• [Task description] Your answer should be the exact lines of the data below from the one containing "Find center and" through the one containing "Vectors a = <14,4>, b = <-1,2>."; please include nothing else.

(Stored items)
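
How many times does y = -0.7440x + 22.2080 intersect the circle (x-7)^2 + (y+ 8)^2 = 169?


Substitute y = -0.7440x + 22.2080: (x-7)^2 + (-0.7440x+22.2080+ 8)^2 = 169
Expand to Ax^2 + Bx + C = 0, where b-k = 30.208
A = 1+m^2 = 1.553536
B = 2(m(b-k) - h) = 2(-0.7440*30.208 - 7) = -58.949504
C = h^2 + (b-k)^2 - r^2 = 49 + 912.523264 - 169 = 792.523264
disc = B^2-4AC = 3475.0440 - 4924.8537 = -1449.8097
disc < 0

0 intersection points


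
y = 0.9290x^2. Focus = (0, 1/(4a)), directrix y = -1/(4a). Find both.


a = 0.9290
1/(4a) = 0.2691
Focus = (0, 0.2691)
Directrix: y = -0.2691

Focus = (0, 0.2691), Directrix: y = -0.2691


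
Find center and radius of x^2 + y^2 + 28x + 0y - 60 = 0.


h = -D/2 = -28/2 = -14
k = -E/2 = 0/2 = 0
r^2 = h^2 + k^2 - F = 196 + 0 + 60 = 256
r = 16

Center (-14, 0), radius = 16


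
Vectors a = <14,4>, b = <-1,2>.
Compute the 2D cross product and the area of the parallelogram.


cross = 14*2 - 4*(-1) = 28 + 4 = 32
Parallelogram area = |32| = 32

cross = 32, parallelogram area = 32


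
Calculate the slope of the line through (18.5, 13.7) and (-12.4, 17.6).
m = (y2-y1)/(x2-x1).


dy = 17.6 - 13.7 = 3.9
dx = -12.4 - 18.5 = -30.9
m = 3.9/(-30.9) = -0.1262

m = -0.1262


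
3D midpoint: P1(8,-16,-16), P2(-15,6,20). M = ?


Mx = (8- 15)/2 = -3.5000
My = (-16+6)/2 = -5.0000
Mz = (-16+20)/2 = 2.0000

M = (-3.5000, -5.0000, 2.0000)


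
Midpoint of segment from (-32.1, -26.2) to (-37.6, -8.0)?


Mx = (-32.1 - 37.6)/2 = -69.7/2 = -34.8500
My = (-26.2 - 8.0)/2 = -34.2/2 = -17.1000

(-34.8500, -17.1000)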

• [Output]
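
Find center and radius of x^2 + y^2 + 28x + 0y - 60 = 0.


h = -D/2 = -28/2 = -14
k = -E/2 = 0/2 = 0
r^2 = h^2 + k^2 - F = 196 + 0 + 60 = 256
r = 16

Center (-14, 0), radius = 16


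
Vectors a = <14,4>, b = <-1,2>.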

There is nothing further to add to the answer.